**What is required:**
Within the records below, reproduce without change the lines from the line that has "How many weekdays (Monday through Friday) are there in November" through the line that has "For how many", and only those.

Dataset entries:

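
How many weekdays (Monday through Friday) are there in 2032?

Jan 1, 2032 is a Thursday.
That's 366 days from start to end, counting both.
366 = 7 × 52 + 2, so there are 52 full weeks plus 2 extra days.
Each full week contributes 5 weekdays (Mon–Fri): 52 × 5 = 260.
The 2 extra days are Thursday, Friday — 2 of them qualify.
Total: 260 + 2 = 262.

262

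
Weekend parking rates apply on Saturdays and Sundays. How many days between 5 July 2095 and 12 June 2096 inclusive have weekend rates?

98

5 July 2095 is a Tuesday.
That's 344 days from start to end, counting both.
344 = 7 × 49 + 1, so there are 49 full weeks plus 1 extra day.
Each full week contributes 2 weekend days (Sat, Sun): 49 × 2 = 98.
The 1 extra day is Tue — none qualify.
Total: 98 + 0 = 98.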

...

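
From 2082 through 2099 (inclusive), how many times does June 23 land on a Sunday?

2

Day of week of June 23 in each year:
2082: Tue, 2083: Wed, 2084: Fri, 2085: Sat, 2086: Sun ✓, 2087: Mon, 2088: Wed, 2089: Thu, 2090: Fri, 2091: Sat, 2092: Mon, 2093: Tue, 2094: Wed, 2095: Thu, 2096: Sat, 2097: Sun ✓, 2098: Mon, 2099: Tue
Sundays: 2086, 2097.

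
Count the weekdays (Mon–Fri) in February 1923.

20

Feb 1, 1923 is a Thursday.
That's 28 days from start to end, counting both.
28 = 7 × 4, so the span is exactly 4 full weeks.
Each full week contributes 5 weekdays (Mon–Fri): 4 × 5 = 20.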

==

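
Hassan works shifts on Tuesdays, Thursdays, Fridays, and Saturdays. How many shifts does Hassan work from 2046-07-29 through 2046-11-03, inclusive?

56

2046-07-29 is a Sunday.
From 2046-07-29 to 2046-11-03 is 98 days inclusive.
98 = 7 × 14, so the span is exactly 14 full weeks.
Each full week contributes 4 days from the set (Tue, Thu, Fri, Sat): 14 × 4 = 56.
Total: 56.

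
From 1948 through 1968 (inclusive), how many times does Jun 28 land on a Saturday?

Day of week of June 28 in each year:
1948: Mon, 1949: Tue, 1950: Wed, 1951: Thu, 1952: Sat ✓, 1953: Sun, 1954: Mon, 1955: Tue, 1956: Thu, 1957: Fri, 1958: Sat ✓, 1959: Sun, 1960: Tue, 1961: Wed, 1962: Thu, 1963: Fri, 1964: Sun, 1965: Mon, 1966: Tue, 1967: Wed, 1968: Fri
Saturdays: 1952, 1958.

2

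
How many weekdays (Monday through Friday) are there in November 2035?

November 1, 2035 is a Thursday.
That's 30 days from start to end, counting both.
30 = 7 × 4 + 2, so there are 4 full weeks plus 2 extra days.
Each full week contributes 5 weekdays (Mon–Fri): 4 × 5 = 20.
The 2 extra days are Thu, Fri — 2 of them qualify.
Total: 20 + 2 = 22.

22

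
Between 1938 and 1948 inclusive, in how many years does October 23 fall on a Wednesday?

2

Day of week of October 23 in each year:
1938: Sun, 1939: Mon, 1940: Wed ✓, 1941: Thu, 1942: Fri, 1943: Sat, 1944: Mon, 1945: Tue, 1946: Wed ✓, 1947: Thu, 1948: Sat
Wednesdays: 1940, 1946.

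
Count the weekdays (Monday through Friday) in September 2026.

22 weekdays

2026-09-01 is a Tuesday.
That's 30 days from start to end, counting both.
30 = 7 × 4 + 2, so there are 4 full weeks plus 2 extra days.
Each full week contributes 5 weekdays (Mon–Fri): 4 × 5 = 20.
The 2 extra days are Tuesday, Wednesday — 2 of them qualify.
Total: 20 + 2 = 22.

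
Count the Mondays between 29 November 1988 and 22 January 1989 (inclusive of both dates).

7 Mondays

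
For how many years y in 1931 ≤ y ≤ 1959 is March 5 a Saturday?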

**Task solution:**
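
How many weekdays (Monday through Friday) are there in November 2035?

November 1, 2035 is a Thursday.
That's 30 days from start to end, counting both.
30 = 7 × 4 + 2, so there are 4 full weeks plus 2 extra days.
Each full week contributes 5 weekdays (Mon–Fri): 4 × 5 = 20.
The 2 extra days are Thu, Fri — 2 of them qualify.
Total: 20 + 2 = 22.

22

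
Between 1938 and 1948 inclusive, in how many years does October 23 fall on a Wednesday?

2

Day of week of October 23 in each year:
1938: Sun, 1939: Mon, 1940: Wed ✓, 1941: Thu, 1942: Fri, 1943: Sat, 1944: Mon, 1945: Tue, 1946: Wed ✓, 1947: Thu, 1948: Sat
Wednesdays: 1940, 1946.

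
Count the weekdays (Monday through Friday) in September 2026.

22 weekdays

2026-09-01 is a Tuesday.
That's 30 days from start to end, counting both.
30 = 7 × 4 + 2, so there are 4 full weeks plus 2 extra days.
Each full week contributes 5 weekdays (Mon–Fri): 4 × 5 = 20.
The 2 extra days are Tuesday, Wednesday — 2 of them qualify.
Total: 20 + 2 = 22.

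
Count the Mondays between 29 November 1988 and 22 January 1989 (inclusive of both dates).

7 Mondays

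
For how many years y in 1931 ≤ y ≤ 1959 is March 5 a Saturday?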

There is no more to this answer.